- Task inputs:
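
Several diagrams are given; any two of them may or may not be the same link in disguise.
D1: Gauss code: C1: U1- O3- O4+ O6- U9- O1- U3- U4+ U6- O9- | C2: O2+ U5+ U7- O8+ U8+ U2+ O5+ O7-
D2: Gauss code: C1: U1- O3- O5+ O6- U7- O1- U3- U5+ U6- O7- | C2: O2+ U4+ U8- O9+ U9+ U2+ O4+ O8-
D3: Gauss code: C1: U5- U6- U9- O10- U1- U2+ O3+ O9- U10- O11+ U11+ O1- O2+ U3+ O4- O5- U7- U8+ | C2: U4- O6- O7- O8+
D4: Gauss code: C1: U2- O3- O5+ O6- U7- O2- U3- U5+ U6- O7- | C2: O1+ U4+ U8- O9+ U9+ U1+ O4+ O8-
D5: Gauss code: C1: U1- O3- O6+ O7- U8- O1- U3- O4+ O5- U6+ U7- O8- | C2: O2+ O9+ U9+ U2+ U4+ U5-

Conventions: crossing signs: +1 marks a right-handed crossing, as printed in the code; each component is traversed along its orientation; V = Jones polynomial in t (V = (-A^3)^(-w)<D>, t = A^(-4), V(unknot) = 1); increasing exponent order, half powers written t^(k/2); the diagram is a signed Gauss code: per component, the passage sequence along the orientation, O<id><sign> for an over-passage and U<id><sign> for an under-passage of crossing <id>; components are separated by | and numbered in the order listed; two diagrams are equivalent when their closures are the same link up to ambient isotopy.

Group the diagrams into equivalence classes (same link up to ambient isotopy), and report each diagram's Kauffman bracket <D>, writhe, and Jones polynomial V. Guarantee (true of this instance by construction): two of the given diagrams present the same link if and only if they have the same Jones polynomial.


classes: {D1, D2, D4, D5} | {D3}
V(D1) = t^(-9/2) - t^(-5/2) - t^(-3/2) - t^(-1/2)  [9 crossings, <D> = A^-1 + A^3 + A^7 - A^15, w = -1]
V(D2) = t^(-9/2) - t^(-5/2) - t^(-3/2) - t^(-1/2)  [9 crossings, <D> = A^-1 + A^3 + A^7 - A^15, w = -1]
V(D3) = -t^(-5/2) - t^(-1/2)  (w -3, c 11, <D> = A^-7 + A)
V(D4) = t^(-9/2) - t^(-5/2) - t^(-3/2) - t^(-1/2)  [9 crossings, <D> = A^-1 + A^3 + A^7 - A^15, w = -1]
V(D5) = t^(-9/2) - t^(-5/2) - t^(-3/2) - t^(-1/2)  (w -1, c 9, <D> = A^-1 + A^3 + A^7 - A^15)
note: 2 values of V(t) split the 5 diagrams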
* * *
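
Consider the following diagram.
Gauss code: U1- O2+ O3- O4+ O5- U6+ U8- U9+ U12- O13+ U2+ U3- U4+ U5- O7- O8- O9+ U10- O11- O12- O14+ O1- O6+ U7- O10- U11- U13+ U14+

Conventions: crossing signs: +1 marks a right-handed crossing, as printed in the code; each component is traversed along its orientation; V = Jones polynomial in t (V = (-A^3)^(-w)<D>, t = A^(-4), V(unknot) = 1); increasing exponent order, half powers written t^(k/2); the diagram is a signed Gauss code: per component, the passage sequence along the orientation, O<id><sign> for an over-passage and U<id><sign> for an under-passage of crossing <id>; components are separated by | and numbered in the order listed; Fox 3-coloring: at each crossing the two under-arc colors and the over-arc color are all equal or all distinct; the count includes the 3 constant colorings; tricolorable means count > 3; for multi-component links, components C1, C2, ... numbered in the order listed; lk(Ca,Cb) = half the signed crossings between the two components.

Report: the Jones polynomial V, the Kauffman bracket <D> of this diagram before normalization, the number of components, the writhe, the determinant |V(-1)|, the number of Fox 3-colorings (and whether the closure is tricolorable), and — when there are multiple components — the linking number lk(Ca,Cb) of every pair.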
--
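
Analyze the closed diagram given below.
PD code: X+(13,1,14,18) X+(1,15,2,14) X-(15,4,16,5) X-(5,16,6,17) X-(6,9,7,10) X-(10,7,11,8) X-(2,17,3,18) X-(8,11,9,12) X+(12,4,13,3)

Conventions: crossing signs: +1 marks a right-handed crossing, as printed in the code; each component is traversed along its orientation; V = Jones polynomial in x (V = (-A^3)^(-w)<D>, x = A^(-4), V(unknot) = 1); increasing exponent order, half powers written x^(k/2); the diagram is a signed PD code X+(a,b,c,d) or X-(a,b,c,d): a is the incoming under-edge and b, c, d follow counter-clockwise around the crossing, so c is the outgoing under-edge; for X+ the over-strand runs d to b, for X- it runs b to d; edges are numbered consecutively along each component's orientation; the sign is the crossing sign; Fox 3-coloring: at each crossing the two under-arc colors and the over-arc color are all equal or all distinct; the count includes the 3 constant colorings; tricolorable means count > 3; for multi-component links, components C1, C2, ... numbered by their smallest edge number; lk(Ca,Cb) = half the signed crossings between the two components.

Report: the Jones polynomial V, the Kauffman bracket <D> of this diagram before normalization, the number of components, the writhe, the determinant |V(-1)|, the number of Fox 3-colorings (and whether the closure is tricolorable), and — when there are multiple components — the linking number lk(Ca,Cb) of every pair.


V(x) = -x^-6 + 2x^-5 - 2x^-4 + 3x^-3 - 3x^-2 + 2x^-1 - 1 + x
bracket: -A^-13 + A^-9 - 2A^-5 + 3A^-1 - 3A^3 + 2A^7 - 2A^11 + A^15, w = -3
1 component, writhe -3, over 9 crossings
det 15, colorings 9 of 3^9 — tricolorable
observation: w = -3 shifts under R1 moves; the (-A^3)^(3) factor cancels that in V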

- Problem description: Beginning at the line with "Several diagrams are" and ending at the line with "D5: Gauss code: C1: U1- O3- O6+", reproduce each line of the data above exactly, and add no other lines.

- Solution to this exercise:
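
Several diagrams are given; any two of them may or may not be the same link in disguise.
D1: Gauss code: C1: U1- O3- O4+ O6- U9- O1- U3- U4+ U6- O9- | C2: O2+ U5+ U7- O8+ U8+ U2+ O5+ O7-
D2: Gauss code: C1: U1- O3- O5+ O6- U7- O1- U3- U5+ U6- O7- | C2: O2+ U4+ U8- O9+ U9+ U2+ O4+ O8-
D3: Gauss code: C1: U5- U6- U9- O10- U1- U2+ O3+ O9- U10- O11+ U11+ O1- O2+ U3+ O4- O5- U7- U8+ | C2: U4- O6- O7- O8+
D4: Gauss code: C1: U2- O3- O5+ O6- U7- O2- U3- U5+ U6- O7- | C2: O1+ U4+ U8- O9+ U9+ U1+ O4+ O8-
D5: Gauss code: C1: U1- O3- O6+ O7- U8- O1- U3- O4+ O5- U6+ U7- O8- | C2: O2+ O9+ U9+ U2+ U4+ U5-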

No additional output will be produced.